[Stored items]
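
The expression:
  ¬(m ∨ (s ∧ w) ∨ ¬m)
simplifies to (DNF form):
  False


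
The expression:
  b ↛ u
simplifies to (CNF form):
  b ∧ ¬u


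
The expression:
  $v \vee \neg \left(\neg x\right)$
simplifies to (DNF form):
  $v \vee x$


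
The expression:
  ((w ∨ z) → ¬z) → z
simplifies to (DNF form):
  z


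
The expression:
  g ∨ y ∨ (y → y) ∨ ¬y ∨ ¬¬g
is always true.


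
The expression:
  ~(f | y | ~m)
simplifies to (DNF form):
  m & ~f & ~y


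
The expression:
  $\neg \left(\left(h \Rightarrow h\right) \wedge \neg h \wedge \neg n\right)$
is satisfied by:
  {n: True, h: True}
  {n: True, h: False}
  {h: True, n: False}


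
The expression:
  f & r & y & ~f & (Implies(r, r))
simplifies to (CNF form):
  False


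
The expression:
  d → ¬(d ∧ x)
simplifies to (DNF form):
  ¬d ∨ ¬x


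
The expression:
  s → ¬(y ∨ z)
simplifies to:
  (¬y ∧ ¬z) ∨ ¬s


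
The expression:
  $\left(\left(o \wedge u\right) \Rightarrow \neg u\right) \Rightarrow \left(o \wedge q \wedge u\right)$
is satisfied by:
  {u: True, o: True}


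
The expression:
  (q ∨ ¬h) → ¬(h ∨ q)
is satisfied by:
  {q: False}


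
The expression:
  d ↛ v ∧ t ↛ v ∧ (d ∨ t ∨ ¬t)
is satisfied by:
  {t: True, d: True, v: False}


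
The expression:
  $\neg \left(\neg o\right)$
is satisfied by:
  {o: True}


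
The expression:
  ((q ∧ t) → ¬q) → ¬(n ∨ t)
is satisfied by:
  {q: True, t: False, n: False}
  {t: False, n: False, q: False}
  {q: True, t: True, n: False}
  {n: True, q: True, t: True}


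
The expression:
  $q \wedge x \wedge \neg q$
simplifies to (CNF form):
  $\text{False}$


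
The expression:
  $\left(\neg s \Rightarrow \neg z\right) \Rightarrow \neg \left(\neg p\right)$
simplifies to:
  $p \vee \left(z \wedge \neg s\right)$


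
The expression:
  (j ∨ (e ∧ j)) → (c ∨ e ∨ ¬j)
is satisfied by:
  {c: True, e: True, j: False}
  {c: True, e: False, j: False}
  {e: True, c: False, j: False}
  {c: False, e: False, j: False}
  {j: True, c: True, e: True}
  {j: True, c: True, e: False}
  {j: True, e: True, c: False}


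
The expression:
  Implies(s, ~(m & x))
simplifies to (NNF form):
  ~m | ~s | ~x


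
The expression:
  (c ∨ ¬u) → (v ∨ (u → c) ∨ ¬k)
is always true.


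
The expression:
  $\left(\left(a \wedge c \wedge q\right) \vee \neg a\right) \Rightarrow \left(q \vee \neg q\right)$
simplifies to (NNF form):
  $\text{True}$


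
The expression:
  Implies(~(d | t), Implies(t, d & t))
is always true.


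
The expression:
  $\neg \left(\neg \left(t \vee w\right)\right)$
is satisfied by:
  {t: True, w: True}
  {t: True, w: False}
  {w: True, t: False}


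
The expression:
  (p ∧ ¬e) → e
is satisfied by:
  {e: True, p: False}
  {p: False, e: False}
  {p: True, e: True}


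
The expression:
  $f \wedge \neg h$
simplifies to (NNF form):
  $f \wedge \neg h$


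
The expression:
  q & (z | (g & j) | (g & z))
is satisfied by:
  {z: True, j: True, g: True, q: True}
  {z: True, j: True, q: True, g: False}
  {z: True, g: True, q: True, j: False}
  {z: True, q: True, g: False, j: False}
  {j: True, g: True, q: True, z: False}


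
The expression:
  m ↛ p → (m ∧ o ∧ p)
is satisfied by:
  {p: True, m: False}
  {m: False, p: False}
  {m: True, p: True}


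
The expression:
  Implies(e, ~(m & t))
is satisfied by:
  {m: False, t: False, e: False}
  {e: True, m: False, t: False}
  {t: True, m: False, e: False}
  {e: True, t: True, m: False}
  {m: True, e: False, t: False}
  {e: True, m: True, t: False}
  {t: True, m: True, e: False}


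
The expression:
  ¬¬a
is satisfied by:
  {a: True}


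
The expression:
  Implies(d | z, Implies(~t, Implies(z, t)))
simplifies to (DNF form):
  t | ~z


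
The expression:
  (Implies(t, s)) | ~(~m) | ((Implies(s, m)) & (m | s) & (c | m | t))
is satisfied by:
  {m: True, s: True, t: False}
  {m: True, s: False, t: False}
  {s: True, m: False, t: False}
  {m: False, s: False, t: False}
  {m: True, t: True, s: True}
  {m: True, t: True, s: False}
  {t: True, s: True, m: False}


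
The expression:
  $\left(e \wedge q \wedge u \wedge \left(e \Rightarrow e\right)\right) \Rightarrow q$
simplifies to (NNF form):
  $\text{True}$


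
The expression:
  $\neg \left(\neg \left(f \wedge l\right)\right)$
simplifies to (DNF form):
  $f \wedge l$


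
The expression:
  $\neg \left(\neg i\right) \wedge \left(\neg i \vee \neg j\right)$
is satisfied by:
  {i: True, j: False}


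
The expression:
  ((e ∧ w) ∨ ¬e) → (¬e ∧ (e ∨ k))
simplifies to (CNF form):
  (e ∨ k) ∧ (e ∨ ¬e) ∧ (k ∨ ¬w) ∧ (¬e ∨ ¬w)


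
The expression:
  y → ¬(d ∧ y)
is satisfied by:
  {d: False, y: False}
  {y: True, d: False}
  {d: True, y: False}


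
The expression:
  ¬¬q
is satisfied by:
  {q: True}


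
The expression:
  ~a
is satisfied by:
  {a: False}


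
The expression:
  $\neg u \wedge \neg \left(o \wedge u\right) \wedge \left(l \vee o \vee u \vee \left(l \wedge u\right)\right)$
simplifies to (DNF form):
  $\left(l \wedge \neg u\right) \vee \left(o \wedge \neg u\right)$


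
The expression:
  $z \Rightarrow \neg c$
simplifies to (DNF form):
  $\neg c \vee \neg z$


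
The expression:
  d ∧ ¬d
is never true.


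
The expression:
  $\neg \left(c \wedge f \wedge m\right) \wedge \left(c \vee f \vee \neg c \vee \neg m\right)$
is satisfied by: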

[Task item] Print each line of the data exactly. Keep all of it.

[Exercise response]
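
The expression:
  ¬(m ∨ (s ∧ w) ∨ ¬m)
simplifies to (DNF form):
  False


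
The expression:
  b ↛ u
simplifies to (CNF form):
  b ∧ ¬u


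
The expression:
  $v \vee \neg \left(\neg x\right)$
simplifies to (DNF form):
  $v \vee x$


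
The expression:
  ((w ∨ z) → ¬z) → z
simplifies to (DNF form):
  z


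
The expression:
  g ∨ y ∨ (y → y) ∨ ¬y ∨ ¬¬g
is always true.


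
The expression:
  ~(f | y | ~m)
simplifies to (DNF form):
  m & ~f & ~y


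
The expression:
  $\neg \left(\left(h \Rightarrow h\right) \wedge \neg h \wedge \neg n\right)$
is satisfied by:
  {n: True, h: True}
  {n: True, h: False}
  {h: True, n: False}


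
The expression:
  f & r & y & ~f & (Implies(r, r))
simplifies to (CNF form):
  False


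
The expression:
  d → ¬(d ∧ x)
simplifies to (DNF form):
  ¬d ∨ ¬x


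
The expression:
  s → ¬(y ∨ z)
simplifies to:
  (¬y ∧ ¬z) ∨ ¬s


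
The expression:
  $\left(\left(o \wedge u\right) \Rightarrow \neg u\right) \Rightarrow \left(o \wedge q \wedge u\right)$
is satisfied by:
  {u: True, o: True}


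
The expression:
  (q ∨ ¬h) → ¬(h ∨ q)
is satisfied by:
  {q: False}


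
The expression:
  d ↛ v ∧ t ↛ v ∧ (d ∨ t ∨ ¬t)
is satisfied by:
  {t: True, d: True, v: False}


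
The expression:
  $\neg \left(\neg o\right)$
is satisfied by:
  {o: True}


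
The expression:
  ((q ∧ t) → ¬q) → ¬(n ∨ t)
is satisfied by:
  {q: True, t: False, n: False}
  {t: False, n: False, q: False}
  {q: True, t: True, n: False}
  {n: True, q: True, t: True}


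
The expression:
  $q \wedge x \wedge \neg q$
simplifies to (CNF form):
  $\text{False}$


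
The expression:
  $\left(\neg s \Rightarrow \neg z\right) \Rightarrow \neg \left(\neg p\right)$
simplifies to:
  $p \vee \left(z \wedge \neg s\right)$


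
The expression:
  (j ∨ (e ∧ j)) → (c ∨ e ∨ ¬j)
is satisfied by:
  {c: True, e: True, j: False}
  {c: True, e: False, j: False}
  {e: True, c: False, j: False}
  {c: False, e: False, j: False}
  {j: True, c: True, e: True}
  {j: True, c: True, e: False}
  {j: True, e: True, c: False}


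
The expression:
  Implies(s, ~(m & x))
simplifies to (NNF form):
  ~m | ~s | ~x


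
The expression:
  (c ∨ ¬u) → (v ∨ (u → c) ∨ ¬k)
is always true.


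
The expression:
  $\left(\left(a \wedge c \wedge q\right) \vee \neg a\right) \Rightarrow \left(q \vee \neg q\right)$
simplifies to (NNF form):
  $\text{True}$


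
The expression:
  Implies(~(d | t), Implies(t, d & t))
is always true.


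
The expression:
  $\neg \left(\neg \left(t \vee w\right)\right)$
is satisfied by:
  {t: True, w: True}
  {t: True, w: False}
  {w: True, t: False}


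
The expression:
  (p ∧ ¬e) → e
is satisfied by:
  {e: True, p: False}
  {p: False, e: False}
  {p: True, e: True}


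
The expression:
  $f \wedge \neg h$
simplifies to (NNF form):
  $f \wedge \neg h$


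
The expression:
  q & (z | (g & j) | (g & z))
is satisfied by:
  {z: True, j: True, g: True, q: True}
  {z: True, j: True, q: True, g: False}
  {z: True, g: True, q: True, j: False}
  {z: True, q: True, g: False, j: False}
  {j: True, g: True, q: True, z: False}


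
The expression:
  m ↛ p → (m ∧ o ∧ p)
is satisfied by:
  {p: True, m: False}
  {m: False, p: False}
  {m: True, p: True}


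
The expression:
  Implies(e, ~(m & t))
is satisfied by:
  {m: False, t: False, e: False}
  {e: True, m: False, t: False}
  {t: True, m: False, e: False}
  {e: True, t: True, m: False}
  {m: True, e: False, t: False}
  {e: True, m: True, t: False}
  {t: True, m: True, e: False}


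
The expression:
  ¬¬a
is satisfied by:
  {a: True}


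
The expression:
  Implies(d | z, Implies(~t, Implies(z, t)))
simplifies to (DNF form):
  t | ~z


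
The expression:
  (Implies(t, s)) | ~(~m) | ((Implies(s, m)) & (m | s) & (c | m | t))
is satisfied by:
  {m: True, s: True, t: False}
  {m: True, s: False, t: False}
  {s: True, m: False, t: False}
  {m: False, s: False, t: False}
  {m: True, t: True, s: True}
  {m: True, t: True, s: False}
  {t: True, s: True, m: False}


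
The expression:
  $\left(e \wedge q \wedge u \wedge \left(e \Rightarrow e\right)\right) \Rightarrow q$
simplifies to (NNF form):
  $\text{True}$


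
The expression:
  $\neg \left(\neg \left(f \wedge l\right)\right)$
simplifies to (DNF form):
  $f \wedge l$


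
The expression:
  $\neg \left(\neg i\right) \wedge \left(\neg i \vee \neg j\right)$
is satisfied by:
  {i: True, j: False}


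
The expression:
  ((e ∧ w) ∨ ¬e) → (¬e ∧ (e ∨ k))
simplifies to (CNF form):
  (e ∨ k) ∧ (e ∨ ¬e) ∧ (k ∨ ¬w) ∧ (¬e ∨ ¬w)


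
The expression:
  y → ¬(d ∧ y)
is satisfied by:
  {d: False, y: False}
  {y: True, d: False}
  {d: True, y: False}


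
The expression:
  ¬¬q
is satisfied by:
  {q: True}


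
The expression:
  ~a
is satisfied by:
  {a: False}


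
The expression:
  $\neg u \wedge \neg \left(o \wedge u\right) \wedge \left(l \vee o \vee u \vee \left(l \wedge u\right)\right)$
simplifies to (DNF form):
  $\left(l \wedge \neg u\right) \vee \left(o \wedge \neg u\right)$


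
The expression:
  $z \Rightarrow \neg c$
simplifies to (DNF form):
  $\neg c \vee \neg z$


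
The expression:
  d ∧ ¬d
is never true.


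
The expression:
  $\neg \left(c \wedge f \wedge m\right) \wedge \left(c \vee f \vee \neg c \vee \neg m\right)$
is satisfied by: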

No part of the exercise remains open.